(Items listed in a dataset)
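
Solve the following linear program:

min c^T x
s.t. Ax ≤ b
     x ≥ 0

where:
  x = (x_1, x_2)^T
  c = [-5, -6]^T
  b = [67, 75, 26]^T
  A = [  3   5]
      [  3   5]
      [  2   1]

Evaluate the objective at each vertex of the feasible region:
  z(0, 0) = 0
  z(13, 0) = -65
  z(9, 8) = -93  ←
  z(0, 13.4) = -80.4
The minimum is at x_1 = 9, x_2 = 8.

x_1 = 9, x_2 = 8, z = -93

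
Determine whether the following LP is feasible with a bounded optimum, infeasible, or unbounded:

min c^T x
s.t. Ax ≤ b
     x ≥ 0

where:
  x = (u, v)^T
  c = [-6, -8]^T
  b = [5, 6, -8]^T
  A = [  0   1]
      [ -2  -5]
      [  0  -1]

Infeasible (no feasible solution exists)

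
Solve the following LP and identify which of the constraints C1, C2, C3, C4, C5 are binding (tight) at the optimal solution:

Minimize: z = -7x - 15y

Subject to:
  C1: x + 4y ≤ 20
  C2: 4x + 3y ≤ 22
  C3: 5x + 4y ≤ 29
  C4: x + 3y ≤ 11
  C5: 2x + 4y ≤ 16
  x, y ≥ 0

At x = 2, y = 3, compute slack b - a·x for each constraint:
  C1: 20 − 14 = 6  (slack)
  C2: 22 − 17 = 5  (slack)
  C3: 29 − 22 = 7  (slack)
  C4: 11 − 11 = 0  (binding)
  C5: 16 − 16 = 0  (binding)

Optimal: x = 2, y = 3
Binding: C4, C5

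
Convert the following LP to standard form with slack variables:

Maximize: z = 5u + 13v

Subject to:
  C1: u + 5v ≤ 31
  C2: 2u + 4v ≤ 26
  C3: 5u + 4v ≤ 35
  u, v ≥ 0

max z = 5u + 13v

s.t.
  u + 5v + s1 = 31
  2u + 4v + s2 = 26
  5u + 4v + s3 = 35
  u, v, s1, s2, s3 ≥ 0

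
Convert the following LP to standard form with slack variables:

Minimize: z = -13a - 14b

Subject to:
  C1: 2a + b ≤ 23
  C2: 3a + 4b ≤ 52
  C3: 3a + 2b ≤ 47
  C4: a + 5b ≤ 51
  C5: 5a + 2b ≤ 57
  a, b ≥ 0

min z = -13a - 14b

s.t.
  2a + b + s1 = 23
  3a + 4b + s2 = 52
  3a + 2b + s3 = 47
  a + 5b + s4 = 51
  5a + 2b + s5 = 57
  a, b, s1, s2, s3, s4, s5 ≥ 0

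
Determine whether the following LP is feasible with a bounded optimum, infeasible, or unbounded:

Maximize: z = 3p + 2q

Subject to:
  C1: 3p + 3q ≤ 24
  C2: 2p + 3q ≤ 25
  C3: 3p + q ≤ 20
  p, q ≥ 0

Feasible with a bounded optimal solution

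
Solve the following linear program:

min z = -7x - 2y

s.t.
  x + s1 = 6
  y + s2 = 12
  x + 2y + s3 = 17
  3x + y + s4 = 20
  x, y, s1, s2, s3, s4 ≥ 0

Evaluate the objective at each vertex of the feasible region:
  z(0, 0) = 0
  z(6, 0) = -42
  z(6, 2) = -46  ←
  z(4.6, 6.2) = -44.6
  z(0, 8.5) = -17
The minimum is at x = 6, y = 2.

x = 6, y = 2, z = -46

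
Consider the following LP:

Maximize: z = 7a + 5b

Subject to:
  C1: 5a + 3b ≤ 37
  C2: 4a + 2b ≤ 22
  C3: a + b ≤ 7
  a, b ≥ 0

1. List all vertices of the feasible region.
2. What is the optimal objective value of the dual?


1. (0, 0), (5.5, 0), (4, 3), (0, 7)
2. 43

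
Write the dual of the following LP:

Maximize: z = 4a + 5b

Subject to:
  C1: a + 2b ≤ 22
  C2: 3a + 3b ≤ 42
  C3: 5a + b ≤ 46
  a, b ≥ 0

Primal max cᵀx s.t. Ax ≤ b, x ≥ 0  →  Dual min bᵀy s.t. Aᵀy ≥ c, y ≥ 0.

Minimize: z = 22y1 + 42y2 + 46y3

Subject to:
  y1 + 3y2 + 5y3 ≥ 4
  2y1 + 3y2 + y3 ≥ 5
  y1, y2, y3 ≥ 0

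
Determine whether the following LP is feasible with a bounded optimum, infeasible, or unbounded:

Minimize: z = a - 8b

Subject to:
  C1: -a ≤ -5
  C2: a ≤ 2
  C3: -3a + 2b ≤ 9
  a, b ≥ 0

Infeasible (no feasible solution exists)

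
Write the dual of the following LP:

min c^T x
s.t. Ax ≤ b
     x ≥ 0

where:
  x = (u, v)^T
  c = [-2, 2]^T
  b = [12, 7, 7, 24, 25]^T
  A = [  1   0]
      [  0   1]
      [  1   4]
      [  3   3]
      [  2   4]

Primal min cᵀx s.t. Ax ≤ b, x ≥ 0  →  Dual max −bᵀy s.t. Aᵀy ≥ −c, y ≥ 0.

Maximize: z = -12y1 - 7y2 - 7y3 - 24y4 - 25y5

Subject to:
  y1 + y3 + 3y4 + 2y5 ≥ 2
  y2 + 4y3 + 3y4 + 4y5 ≥ -2
  y1, y2, y3, y4, y5 ≥ 0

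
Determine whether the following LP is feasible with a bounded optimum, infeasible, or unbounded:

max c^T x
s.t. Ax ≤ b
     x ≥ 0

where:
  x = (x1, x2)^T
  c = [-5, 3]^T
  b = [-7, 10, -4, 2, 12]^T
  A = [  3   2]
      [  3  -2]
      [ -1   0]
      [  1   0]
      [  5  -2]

Infeasible (no feasible solution exists)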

§ PROBLEM
Write the data out again. Match it exactly.

§ RESPONSE TO THIS EXERCISE
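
Solve the following linear program:

min c^T x
s.t. Ax ≤ b
     x ≥ 0

where:
  x = (x_1, x_2)^T
  c = [-5, -6]^T
  b = [67, 75, 26]^T
  A = [  3   5]
      [  3   5]
      [  2   1]

Evaluate the objective at each vertex of the feasible region:
  z(0, 0) = 0
  z(13, 0) = -65
  z(9, 8) = -93  ←
  z(0, 13.4) = -80.4
The minimum is at x_1 = 9, x_2 = 8.

x_1 = 9, x_2 = 8, z = -93

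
Determine whether the following LP is feasible with a bounded optimum, infeasible, or unbounded:

min c^T x
s.t. Ax ≤ b
     x ≥ 0

where:
  x = (u, v)^T
  c = [-6, -8]^T
  b = [5, 6, -8]^T
  A = [  0   1]
      [ -2  -5]
      [  0  -1]

Infeasible (no feasible solution exists)

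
Solve the following LP and identify which of the constraints C1, C2, C3, C4, C5 are binding (tight) at the optimal solution:

Minimize: z = -7x - 15y

Subject to:
  C1: x + 4y ≤ 20
  C2: 4x + 3y ≤ 22
  C3: 5x + 4y ≤ 29
  C4: x + 3y ≤ 11
  C5: 2x + 4y ≤ 16
  x, y ≥ 0

At x = 2, y = 3, compute slack b - a·x for each constraint:
  C1: 20 − 14 = 6  (slack)
  C2: 22 − 17 = 5  (slack)
  C3: 29 − 22 = 7  (slack)
  C4: 11 − 11 = 0  (binding)
  C5: 16 − 16 = 0  (binding)

Optimal: x = 2, y = 3
Binding: C4, C5

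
Convert the following LP to standard form with slack variables:

Maximize: z = 5u + 13v

Subject to:
  C1: u + 5v ≤ 31
  C2: 2u + 4v ≤ 26
  C3: 5u + 4v ≤ 35
  u, v ≥ 0

max z = 5u + 13v

s.t.
  u + 5v + s1 = 31
  2u + 4v + s2 = 26
  5u + 4v + s3 = 35
  u, v, s1, s2, s3 ≥ 0

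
Convert the following LP to standard form with slack variables:

Minimize: z = -13a - 14b

Subject to:
  C1: 2a + b ≤ 23
  C2: 3a + 4b ≤ 52
  C3: 3a + 2b ≤ 47
  C4: a + 5b ≤ 51
  C5: 5a + 2b ≤ 57
  a, b ≥ 0

min z = -13a - 14b

s.t.
  2a + b + s1 = 23
  3a + 4b + s2 = 52
  3a + 2b + s3 = 47
  a + 5b + s4 = 51
  5a + 2b + s5 = 57
  a, b, s1, s2, s3, s4, s5 ≥ 0

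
Determine whether the following LP is feasible with a bounded optimum, infeasible, or unbounded:

Maximize: z = 3p + 2q

Subject to:
  C1: 3p + 3q ≤ 24
  C2: 2p + 3q ≤ 25
  C3: 3p + q ≤ 20
  p, q ≥ 0

Feasible with a bounded optimal solution

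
Solve the following linear program:

min z = -7x - 2y

s.t.
  x + s1 = 6
  y + s2 = 12
  x + 2y + s3 = 17
  3x + y + s4 = 20
  x, y, s1, s2, s3, s4 ≥ 0

Evaluate the objective at each vertex of the feasible region:
  z(0, 0) = 0
  z(6, 0) = -42
  z(6, 2) = -46  ←
  z(4.6, 6.2) = -44.6
  z(0, 8.5) = -17
The minimum is at x = 6, y = 2.

x = 6, y = 2, z = -46

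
Consider the following LP:

Maximize: z = 7a + 5b

Subject to:
  C1: 5a + 3b ≤ 37
  C2: 4a + 2b ≤ 22
  C3: a + b ≤ 7
  a, b ≥ 0

1. List all vertices of the feasible region.
2. What is the optimal objective value of the dual?


1. (0, 0), (5.5, 0), (4, 3), (0, 7)
2. 43

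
Write the dual of the following LP:

Maximize: z = 4a + 5b

Subject to:
  C1: a + 2b ≤ 22
  C2: 3a + 3b ≤ 42
  C3: 5a + b ≤ 46
  a, b ≥ 0

Primal max cᵀx s.t. Ax ≤ b, x ≥ 0  →  Dual min bᵀy s.t. Aᵀy ≥ c, y ≥ 0.

Minimize: z = 22y1 + 42y2 + 46y3

Subject to:
  y1 + 3y2 + 5y3 ≥ 4
  2y1 + 3y2 + y3 ≥ 5
  y1, y2, y3 ≥ 0

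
Determine whether the following LP is feasible with a bounded optimum, infeasible, or unbounded:

Minimize: z = a - 8b

Subject to:
  C1: -a ≤ -5
  C2: a ≤ 2
  C3: -3a + 2b ≤ 9
  a, b ≥ 0

Infeasible (no feasible solution exists)

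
Write the dual of the following LP:

min c^T x
s.t. Ax ≤ b
     x ≥ 0

where:
  x = (u, v)^T
  c = [-2, 2]^T
  b = [12, 7, 7, 24, 25]^T
  A = [  1   0]
      [  0   1]
      [  1   4]
      [  3   3]
      [  2   4]

Primal min cᵀx s.t. Ax ≤ b, x ≥ 0  →  Dual max −bᵀy s.t. Aᵀy ≥ −c, y ≥ 0.

Maximize: z = -12y1 - 7y2 - 7y3 - 24y4 - 25y5

Subject to:
  y1 + y3 + 3y4 + 2y5 ≥ 2
  y2 + 4y3 + 3y4 + 4y5 ≥ -2
  y1, y2, y3, y4, y5 ≥ 0

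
Determine whether the following LP is feasible with a bounded optimum, infeasible, or unbounded:

max c^T x
s.t. Ax ≤ b
     x ≥ 0

where:
  x = (x1, x2)^T
  c = [-5, 3]^T
  b = [-7, 10, -4, 2, 12]^T
  A = [  3   2]
      [  3  -2]
      [ -1   0]
      [  1   0]
      [  5  -2]

Infeasible (no feasible solution exists)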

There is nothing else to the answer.